Work instructions:
Repeat the data that follows, keeping every character intact.

Material for the task:
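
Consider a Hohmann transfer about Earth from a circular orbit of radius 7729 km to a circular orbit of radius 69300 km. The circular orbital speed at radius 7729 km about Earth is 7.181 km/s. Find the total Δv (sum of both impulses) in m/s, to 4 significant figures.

From the circular-orbit relation v² = μ/r at r = 7729 km: μ = v²r = (7.181)² × 7729 = 3.98559×10^5 km³/s².
The Hohmann ellipse has a_t = (r₁ + r₂)/2 = 38514.5 km.
At r₁ the circular-orbit speed is v₁ = √(μ/r₁) = 7.1810 km/s.
Transfer-orbit speed at r₁ (v² = μ(2/r − 1/a)): v_p = √[μ(2/r₁ − 1/a_t)] = 9.6325 km/s.
First burn Δv₁ = |v_p − v₁| = 2.4515 km/s.
At r₂, v₂ = √(μ/r₂) = 2.3982 km/s.
Transfer-orbit speed at r₂: v_a = √[μ(2/r₂ − 1/a_t)] = 1.0743 km/s.
Second burn Δv₂ = |v₂ − v_a| = 1.3239 km/s.
Δv = Δv₁ + Δv₂ = 2.4515 + 1.3239 = 3.775 km/s.

Δv = 3775 m/s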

Answer to the exercise:
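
Consider a Hohmann transfer about Earth from a circular orbit of radius 7729 km to a circular orbit of radius 69300 km. The circular orbital speed at radius 7729 km about Earth is 7.181 km/s. Find the total Δv (sum of both impulses) in m/s, to 4 significant figures.

From the circular-orbit relation v² = μ/r at r = 7729 km: μ = v²r = (7.181)² × 7729 = 3.98559×10^5 km³/s².
The Hohmann ellipse has a_t = (r₁ + r₂)/2 = 38514.5 km.
At r₁ the circular-orbit speed is v₁ = √(μ/r₁) = 7.1810 km/s.
Transfer-orbit speed at r₁ (v² = μ(2/r − 1/a)): v_p = √[μ(2/r₁ − 1/a_t)] = 9.6325 km/s.
First burn Δv₁ = |v_p − v₁| = 2.4515 km/s.
At r₂, v₂ = √(μ/r₂) = 2.3982 km/s.
Transfer-orbit speed at r₂: v_a = √[μ(2/r₂ − 1/a_t)] = 1.0743 km/s.
Second burn Δv₂ = |v₂ − v_a| = 1.3239 km/s.
Δv = Δv₁ + Δv₂ = 2.4515 + 1.3239 = 3.775 km/s.

Δv = 3775 m/s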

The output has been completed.